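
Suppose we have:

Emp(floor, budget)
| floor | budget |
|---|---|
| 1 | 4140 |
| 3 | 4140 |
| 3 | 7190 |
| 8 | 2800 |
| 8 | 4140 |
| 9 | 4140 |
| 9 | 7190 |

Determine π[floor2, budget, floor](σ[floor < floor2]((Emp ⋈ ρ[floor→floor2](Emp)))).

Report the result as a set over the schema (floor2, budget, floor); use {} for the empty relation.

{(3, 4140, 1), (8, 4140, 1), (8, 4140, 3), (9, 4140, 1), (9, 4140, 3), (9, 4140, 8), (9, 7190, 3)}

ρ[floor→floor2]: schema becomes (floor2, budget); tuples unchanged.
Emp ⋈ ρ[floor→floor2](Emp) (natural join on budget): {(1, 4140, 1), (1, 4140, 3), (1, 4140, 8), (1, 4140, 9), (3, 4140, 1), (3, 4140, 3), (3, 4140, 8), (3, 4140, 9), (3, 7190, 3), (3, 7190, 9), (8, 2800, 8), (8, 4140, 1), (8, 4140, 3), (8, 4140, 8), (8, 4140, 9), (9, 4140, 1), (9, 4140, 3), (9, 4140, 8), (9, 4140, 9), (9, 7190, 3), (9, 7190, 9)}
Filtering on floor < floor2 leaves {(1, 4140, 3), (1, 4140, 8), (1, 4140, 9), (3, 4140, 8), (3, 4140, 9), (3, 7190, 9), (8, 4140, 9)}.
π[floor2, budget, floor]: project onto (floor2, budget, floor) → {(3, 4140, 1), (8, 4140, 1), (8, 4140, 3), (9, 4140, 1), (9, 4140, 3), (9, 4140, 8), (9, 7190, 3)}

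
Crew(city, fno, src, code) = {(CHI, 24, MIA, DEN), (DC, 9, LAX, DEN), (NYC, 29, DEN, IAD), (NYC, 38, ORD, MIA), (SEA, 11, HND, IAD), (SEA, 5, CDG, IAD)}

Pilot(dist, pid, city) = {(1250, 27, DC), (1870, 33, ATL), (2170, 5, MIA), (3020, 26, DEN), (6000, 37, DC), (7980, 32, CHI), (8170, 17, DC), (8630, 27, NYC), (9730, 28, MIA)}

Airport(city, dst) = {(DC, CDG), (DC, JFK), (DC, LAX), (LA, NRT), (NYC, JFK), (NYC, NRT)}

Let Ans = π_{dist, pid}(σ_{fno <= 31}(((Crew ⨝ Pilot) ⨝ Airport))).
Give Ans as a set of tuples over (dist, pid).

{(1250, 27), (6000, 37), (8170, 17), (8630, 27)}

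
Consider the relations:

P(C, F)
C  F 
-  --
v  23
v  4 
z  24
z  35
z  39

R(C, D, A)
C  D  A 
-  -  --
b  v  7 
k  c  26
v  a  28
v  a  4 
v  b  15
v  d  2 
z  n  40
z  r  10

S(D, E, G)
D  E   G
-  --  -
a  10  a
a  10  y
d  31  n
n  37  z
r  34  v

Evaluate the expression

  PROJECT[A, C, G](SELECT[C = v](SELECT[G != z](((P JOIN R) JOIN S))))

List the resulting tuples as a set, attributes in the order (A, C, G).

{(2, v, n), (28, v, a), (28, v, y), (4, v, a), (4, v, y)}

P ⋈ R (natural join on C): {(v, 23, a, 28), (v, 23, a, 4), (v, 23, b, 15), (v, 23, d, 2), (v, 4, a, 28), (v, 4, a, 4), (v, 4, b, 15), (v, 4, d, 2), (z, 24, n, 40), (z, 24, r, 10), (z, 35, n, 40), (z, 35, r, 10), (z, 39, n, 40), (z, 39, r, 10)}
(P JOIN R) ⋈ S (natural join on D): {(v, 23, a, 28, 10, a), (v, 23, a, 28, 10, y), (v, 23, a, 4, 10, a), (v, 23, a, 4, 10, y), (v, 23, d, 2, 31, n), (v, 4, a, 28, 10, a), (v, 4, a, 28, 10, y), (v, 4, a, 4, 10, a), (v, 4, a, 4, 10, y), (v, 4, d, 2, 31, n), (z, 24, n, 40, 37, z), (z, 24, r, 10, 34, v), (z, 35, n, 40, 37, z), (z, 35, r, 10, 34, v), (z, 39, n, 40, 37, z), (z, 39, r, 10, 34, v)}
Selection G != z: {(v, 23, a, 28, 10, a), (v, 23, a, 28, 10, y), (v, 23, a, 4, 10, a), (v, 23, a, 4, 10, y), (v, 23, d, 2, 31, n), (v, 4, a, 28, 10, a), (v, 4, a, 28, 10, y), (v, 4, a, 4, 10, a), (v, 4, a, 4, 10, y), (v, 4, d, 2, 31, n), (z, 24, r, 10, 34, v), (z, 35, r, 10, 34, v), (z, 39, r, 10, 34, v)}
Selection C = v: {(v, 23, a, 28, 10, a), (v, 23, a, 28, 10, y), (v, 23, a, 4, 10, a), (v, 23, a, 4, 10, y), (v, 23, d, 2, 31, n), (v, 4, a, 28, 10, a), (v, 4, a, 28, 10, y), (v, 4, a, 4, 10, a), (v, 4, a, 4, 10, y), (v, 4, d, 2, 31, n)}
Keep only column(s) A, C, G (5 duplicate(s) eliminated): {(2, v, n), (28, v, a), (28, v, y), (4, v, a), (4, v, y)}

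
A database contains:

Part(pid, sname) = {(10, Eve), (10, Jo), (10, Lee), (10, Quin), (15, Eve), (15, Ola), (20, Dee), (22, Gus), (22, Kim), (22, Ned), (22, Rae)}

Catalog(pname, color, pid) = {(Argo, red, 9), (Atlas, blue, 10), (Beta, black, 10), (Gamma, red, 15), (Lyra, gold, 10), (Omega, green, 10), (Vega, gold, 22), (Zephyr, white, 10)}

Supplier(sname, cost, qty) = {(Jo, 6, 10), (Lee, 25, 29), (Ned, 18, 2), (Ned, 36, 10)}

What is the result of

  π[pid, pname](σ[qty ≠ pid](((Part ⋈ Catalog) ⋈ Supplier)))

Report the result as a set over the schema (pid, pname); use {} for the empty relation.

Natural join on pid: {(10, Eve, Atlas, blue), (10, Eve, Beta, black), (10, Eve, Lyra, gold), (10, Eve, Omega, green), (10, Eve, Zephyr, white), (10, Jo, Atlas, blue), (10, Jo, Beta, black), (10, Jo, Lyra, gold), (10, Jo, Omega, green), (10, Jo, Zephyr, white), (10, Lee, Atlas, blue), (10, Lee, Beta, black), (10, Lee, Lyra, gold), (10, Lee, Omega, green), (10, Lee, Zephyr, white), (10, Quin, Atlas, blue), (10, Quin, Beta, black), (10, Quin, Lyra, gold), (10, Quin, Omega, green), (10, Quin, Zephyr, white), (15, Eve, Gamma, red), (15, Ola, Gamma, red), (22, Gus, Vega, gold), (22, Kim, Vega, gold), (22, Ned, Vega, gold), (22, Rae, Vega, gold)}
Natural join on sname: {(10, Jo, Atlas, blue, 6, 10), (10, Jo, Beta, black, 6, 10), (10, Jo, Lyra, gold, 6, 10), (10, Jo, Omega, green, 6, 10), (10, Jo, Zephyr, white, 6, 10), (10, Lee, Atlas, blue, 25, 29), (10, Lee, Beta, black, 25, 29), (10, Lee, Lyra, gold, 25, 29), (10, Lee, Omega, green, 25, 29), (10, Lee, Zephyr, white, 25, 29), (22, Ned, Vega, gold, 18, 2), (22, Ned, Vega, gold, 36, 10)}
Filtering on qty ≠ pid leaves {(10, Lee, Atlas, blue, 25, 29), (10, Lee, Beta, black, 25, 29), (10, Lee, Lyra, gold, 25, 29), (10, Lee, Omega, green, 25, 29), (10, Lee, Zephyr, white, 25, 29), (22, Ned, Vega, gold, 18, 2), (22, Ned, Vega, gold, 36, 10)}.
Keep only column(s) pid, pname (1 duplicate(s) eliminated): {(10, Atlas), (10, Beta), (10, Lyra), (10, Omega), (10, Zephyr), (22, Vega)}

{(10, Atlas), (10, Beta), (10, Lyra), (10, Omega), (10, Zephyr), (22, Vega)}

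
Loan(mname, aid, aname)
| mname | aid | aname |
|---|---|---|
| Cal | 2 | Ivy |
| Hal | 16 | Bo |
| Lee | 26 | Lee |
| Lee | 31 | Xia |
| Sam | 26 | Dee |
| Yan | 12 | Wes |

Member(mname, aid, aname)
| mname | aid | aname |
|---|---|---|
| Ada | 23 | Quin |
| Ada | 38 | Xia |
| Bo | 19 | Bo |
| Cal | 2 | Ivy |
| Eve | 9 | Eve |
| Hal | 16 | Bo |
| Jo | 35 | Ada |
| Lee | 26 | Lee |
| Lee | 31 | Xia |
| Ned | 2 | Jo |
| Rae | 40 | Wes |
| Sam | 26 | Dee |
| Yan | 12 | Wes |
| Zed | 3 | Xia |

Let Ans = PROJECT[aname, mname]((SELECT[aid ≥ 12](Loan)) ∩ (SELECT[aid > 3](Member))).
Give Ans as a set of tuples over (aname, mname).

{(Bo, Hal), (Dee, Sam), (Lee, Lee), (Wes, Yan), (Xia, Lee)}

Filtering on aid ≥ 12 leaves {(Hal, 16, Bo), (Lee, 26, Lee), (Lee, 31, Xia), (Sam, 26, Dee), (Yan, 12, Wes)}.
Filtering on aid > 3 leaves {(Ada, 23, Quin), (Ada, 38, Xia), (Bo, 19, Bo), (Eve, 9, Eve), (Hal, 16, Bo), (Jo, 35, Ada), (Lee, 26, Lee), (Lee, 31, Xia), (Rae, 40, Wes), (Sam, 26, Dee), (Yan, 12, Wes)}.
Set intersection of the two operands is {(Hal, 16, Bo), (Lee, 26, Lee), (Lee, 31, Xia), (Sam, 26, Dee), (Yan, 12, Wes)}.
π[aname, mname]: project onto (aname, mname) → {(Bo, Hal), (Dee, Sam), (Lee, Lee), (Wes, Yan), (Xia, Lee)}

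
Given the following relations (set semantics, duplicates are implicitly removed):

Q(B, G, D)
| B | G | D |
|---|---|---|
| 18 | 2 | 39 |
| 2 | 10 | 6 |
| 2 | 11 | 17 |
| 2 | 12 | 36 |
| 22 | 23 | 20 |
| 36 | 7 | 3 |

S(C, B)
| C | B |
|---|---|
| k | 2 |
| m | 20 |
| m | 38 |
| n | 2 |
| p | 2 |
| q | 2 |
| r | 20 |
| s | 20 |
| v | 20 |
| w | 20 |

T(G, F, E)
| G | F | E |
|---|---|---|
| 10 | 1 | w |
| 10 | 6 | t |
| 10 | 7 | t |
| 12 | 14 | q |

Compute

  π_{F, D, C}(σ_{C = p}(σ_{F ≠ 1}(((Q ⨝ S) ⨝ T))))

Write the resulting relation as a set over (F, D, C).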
==
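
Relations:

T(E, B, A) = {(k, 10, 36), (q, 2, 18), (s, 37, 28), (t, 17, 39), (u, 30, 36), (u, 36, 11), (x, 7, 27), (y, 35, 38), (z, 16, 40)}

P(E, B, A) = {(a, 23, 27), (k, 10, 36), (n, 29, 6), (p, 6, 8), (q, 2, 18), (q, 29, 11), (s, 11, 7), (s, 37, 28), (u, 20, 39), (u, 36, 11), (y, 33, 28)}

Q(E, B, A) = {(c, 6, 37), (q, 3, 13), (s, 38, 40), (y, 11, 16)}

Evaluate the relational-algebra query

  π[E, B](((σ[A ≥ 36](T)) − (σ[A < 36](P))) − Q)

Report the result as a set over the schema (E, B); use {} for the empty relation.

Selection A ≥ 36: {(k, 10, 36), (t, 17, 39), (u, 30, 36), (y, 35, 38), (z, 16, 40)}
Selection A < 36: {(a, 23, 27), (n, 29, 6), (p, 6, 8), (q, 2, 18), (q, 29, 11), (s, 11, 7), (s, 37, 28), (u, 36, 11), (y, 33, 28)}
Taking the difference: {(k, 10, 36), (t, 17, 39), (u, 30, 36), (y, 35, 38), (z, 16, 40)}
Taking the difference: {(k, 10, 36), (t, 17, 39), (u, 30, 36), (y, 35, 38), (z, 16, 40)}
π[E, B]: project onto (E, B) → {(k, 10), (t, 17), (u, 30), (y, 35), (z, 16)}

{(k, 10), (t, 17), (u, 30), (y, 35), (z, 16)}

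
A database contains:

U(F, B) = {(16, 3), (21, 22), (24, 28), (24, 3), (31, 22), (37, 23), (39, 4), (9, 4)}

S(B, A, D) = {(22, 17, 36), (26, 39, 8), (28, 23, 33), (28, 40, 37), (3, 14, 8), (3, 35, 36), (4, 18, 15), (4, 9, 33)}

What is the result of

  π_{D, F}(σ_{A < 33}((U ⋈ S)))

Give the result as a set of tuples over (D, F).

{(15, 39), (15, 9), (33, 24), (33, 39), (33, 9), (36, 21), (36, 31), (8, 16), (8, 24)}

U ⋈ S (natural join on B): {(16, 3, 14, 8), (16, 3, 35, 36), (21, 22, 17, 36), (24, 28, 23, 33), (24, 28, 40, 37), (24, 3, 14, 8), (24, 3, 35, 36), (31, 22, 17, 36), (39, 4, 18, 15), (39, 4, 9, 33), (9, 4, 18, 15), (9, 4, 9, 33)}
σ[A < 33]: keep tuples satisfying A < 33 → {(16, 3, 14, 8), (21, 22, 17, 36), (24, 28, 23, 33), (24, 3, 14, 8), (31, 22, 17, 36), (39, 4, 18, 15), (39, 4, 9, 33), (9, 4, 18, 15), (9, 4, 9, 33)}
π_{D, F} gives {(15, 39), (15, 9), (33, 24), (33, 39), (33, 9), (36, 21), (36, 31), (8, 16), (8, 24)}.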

#### ASSIGNMENT:
In the entries above, tally the lines that hold the string "Loan" and give only the count.

#### REPLY:
2